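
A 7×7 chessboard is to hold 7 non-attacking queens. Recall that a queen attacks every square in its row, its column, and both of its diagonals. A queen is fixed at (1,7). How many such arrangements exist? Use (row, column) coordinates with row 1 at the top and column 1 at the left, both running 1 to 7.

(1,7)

4

Branch on row 2: col 1 → 0; col 2 → 1; col 3 → 1; col 4 → 1; col 5 → 1.
Sum: 0 + 1 + 1 + 1 + 1 = 4.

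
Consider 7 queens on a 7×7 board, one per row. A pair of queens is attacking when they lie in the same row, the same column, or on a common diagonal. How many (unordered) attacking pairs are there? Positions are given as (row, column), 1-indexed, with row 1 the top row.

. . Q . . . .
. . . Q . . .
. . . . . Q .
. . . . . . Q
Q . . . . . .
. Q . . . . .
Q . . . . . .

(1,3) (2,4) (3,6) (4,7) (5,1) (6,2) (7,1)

6

Same column: (5,1)–(7,1) (column 1).
Same diagonal: (1,3)–(2,4) (|1−2| = |3−4| = 1); (2,4)–(5,1) (|2−5| = |4−1| = 3); (3,6)–(4,7) (|3−4| = |6−7| = 1); (5,1)–(6,2) (|5−6| = |1−2| = 1); (6,2)–(7,1) (|6−7| = |2−1| = 1).
Total attacking pairs: 6.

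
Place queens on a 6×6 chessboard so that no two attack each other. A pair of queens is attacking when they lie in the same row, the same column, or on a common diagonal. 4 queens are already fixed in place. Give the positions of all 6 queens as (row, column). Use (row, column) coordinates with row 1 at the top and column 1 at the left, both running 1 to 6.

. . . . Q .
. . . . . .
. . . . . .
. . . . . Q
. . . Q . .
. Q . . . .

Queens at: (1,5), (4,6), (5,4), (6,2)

(1,5) (2,3) (3,1) (4,6) (5,4) (6,2)

Row 2: attacked by (1,5)→{4,5,6}; (4,6)→{4,6}; (5,4)→{1,4}; (6,2)→{2,6}. Safe: 3. Place at column 3.
Row 3: attacked by (1,5)→{3,5}; (2,3)→{2,3,4}; (4,6)→{5,6}; (5,4)→{2,4,6}; (6,2)→{2,5}. Safe: 1. Place at column 1.
Columns [5, 3, 1, 6, 4, 2], r−c [-4, -1, 2, -2, 1, 4], r+c [6, 5, 4, 10, 9, 8] are all distinct, so no two queens attack.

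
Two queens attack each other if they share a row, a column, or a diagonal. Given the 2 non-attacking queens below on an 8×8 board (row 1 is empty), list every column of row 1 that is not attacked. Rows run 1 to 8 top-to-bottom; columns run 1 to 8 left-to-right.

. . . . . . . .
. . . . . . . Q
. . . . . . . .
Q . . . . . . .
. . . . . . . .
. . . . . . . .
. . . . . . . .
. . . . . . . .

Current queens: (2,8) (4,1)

columns 2, 3, 5, 6

(2,8) attacks row 1 at column 8 and diagonals 7.
(4,1) attacks row 1 at column 1 and diagonals 4.
Attacked columns: {1, 4, 7, 8}. Safe: {2, 3, 5, 6}.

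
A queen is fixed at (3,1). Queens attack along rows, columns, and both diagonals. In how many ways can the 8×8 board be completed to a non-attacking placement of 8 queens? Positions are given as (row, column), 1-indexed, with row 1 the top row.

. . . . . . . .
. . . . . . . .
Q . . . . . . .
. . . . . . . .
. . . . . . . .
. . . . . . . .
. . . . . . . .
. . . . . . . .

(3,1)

16

Branch on row 1: col 2 → 1; col 4 → 4; col 5 → 4; col 6 → 4; col 7 → 1; col 8 → 2.
Sum: 1 + 4 + 4 + 4 + 1 + 2 = 16.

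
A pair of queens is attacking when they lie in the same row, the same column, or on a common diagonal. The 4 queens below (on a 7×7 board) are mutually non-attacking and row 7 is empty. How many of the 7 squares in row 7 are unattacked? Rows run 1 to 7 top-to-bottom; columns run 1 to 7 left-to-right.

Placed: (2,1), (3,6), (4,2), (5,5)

1

(2,1) attacks row 7 at column 1 and diagonals 6.
(3,6) attacks row 7 at column 6 and diagonals 2.
(4,2) attacks row 7 at column 2 and diagonals 5.
(5,5) attacks row 7 at column 5 and diagonals 3, 7.
Attacked columns: {1, 2, 3, 5, 6, 7}. Safe: {4}.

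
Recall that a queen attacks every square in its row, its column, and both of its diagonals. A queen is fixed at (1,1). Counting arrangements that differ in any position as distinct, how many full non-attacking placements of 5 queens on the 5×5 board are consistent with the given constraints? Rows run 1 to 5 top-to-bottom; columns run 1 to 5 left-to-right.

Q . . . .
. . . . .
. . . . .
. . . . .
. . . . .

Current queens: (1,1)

2

Branch on row 2: col 3 → 1; col 4 → 1; col 5 → 0.
Sum: 1 + 1 + 0 = 2.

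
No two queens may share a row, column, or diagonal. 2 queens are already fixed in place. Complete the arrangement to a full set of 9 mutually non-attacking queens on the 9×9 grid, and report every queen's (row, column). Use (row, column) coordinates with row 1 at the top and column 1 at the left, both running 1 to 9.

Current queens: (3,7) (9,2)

(1,6) (2,1) (3,7) (4,4) (5,8) (6,3) (7,5) (8,9) (9,2)

Row 1: attacked by (3,7)→{5,7,9}; (9,2)→{2}. Safe: 1, 3, 4, 6, 8. Place at column 6.
Row 2: attacked by (1,6)→{5,6,7}; (3,7)→{6,7,8}; (9,2)→{2,9}. Safe: 1, 3, 4. Place at column 1.
Row 4: attacked by (1,6)→{3,6,9}; (2,1)→{1,3}; (3,7)→{6,7,8}; (9,2)→{2,7}. Safe: 4, 5. Place at column 4.
Row 5: attacked by (1,6)→{2,6}; (2,1)→{1,4}; (3,7)→{5,7,9}; (4,4)→{3,4,5}; (9,2)→{2,6}. Safe: 8. Place at column 8.
Row 6: attacked by (1,6)→{1,6}; (2,1)→{1,5}; (3,7)→{4,7}; (4,4)→{2,4,6}; (5,8)→{7,8,9}; (9,2)→{2,5}. Safe: 3. Place at column 3.
Row 7: attacked by (1,6)→{6}; (2,1)→{1,6}; (3,7)→{3,7}; (4,4)→{1,4,7}; (5,8)→{6,8}; (6,3)→{2,3,4}; (9,2)→{2,4}. Safe: 5, 9. Place at column 5.
Row 8: attacked by (1,6)→{6}; (2,1)→{1,7}; (3,7)→{2,7}; (4,4)→{4,8}; (5,8)→{5,8}; (6,3)→{1,3,5}; (7,5)→{4,5,6}; (9,2)→{1,2,3}. Safe: 9. Place at column 9.
Columns [6, 1, 7, 4, 8, 3, 5, 9, 2], r−c [-5, 1, -4, 0, -3, 3, 2, -1, 7], r+c [7, 3, 10, 8, 13, 9, 12, 17, 11] are all distinct, so no two queens attack.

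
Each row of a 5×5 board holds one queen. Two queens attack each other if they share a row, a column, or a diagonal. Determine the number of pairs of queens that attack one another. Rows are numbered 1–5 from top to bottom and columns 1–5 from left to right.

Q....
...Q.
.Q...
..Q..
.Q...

Same column: (3,2)–(5,2) (column 2).
Same diagonal: (3,2)–(4,3) (|3−4| = |2−3| = 1); (4,3)–(5,2) (|4−5| = |3−2| = 1).
Total attacking pairs: 3.

3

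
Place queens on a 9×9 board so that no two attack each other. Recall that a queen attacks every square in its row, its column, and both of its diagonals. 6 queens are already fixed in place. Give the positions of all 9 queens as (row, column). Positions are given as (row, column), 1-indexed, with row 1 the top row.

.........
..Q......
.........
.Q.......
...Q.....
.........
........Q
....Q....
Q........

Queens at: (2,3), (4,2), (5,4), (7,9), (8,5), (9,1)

Row 1: attacked by (2,3)→{2,3,4}; (4,2)→{2,5}; (5,4)→{4,8}; (7,9)→{3,9}; (8,5)→{5}; (9,1)→{1,9}. Safe: 6, 7. Place at column 7.
Row 3: attacked by (1,7)→{5,7,9}; (2,3)→{2,3,4}; (4,2)→{1,2,3}; (5,4)→{2,4,6}; (7,9)→{5,9}; (8,5)→{5}; (9,1)→{1,7}. Safe: 8. Place at column 8.
Row 6: attacked by (1,7)→{2,7}; (2,3)→{3,7}; (3,8)→{5,8}; (4,2)→{2,4}; (5,4)→{3,4,5}; (7,9)→{8,9}; (8,5)→{3,5,7}; (9,1)→{1,4}. Safe: 6. Place at column 6.
Columns [7, 3, 8, 2, 4, 6, 9, 5, 1], r−c [-6, -1, -5, 2, 1, 0, -2, 3, 8], r+c [8, 5, 11, 6, 9, 12, 16, 13, 10] are all distinct, so no two queens attack.

(1,7) (2,3) (3,8) (4,2) (5,4) (6,6) (7,9) (8,5) (9,1)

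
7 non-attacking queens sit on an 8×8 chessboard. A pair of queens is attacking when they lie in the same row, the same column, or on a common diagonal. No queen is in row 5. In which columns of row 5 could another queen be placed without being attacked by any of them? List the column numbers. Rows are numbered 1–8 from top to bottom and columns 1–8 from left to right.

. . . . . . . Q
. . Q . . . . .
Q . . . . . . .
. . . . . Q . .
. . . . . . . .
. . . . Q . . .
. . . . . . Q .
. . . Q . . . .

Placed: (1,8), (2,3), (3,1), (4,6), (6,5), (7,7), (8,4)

columns 2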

###

_WHAT TO WORK ON_. Select and copy each line from the data that includes the word "they".

_PROBLEM SOLUTION_.
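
Consider 7 queens on a 7×7 board, one per row. A pair of queens is attacking when they lie in the same row, the same column, or on a common diagonal. How many (unordered) attacking pairs are there? Positions are given as (row, column), 1-indexed, with row 1 the top row.
Place queens on a 6×6 chessboard so that no two attack each other. A pair of queens is attacking when they lie in the same row, the same column, or on a common diagonal. 4 queens are already fixed in place. Give the positions of all 6 queens as (row, column). Use (row, column) coordinates with row 1 at the top and column 1 at the left, both running 1 to 6.
Two queens attack each other if they share a row, a column, or a diagonal. Given the 2 non-attacking queens below on an 8×8 board (row 1 is empty), list every column of row 1 that is not attacked. Rows run 1 to 8 top-to-bottom; columns run 1 to 8 left-to-right.
A pair of queens is attacking when they lie in the same row, the same column, or on a common diagonal. The 4 queens below (on a 7×7 board) are mutually non-attacking and row 7 is empty. How many of the 7 squares in row 7 are unattacked? Rows run 1 to 7 top-to-bottom; columns run 1 to 7 left-to-right.
Each row of a 5×5 board holds one queen. Two queens attack each other if they share a row, a column, or a diagonal. Determine the number of pairs of queens that attack one another. Rows are numbered 1–5 from top to bottom and columns 1–5 from left to right.
7 non-attacking queens sit on an 8×8 chessboard. A pair of queens is attacking when they lie in the same row, the same column, or on a common diagonal. No queen is in row 5. In which columns of row 5 could another queen be placed without being attacked by any of them? List the column numbers. Rows are numbered 1–8 from top to bottom and columns 1–8 from left to right.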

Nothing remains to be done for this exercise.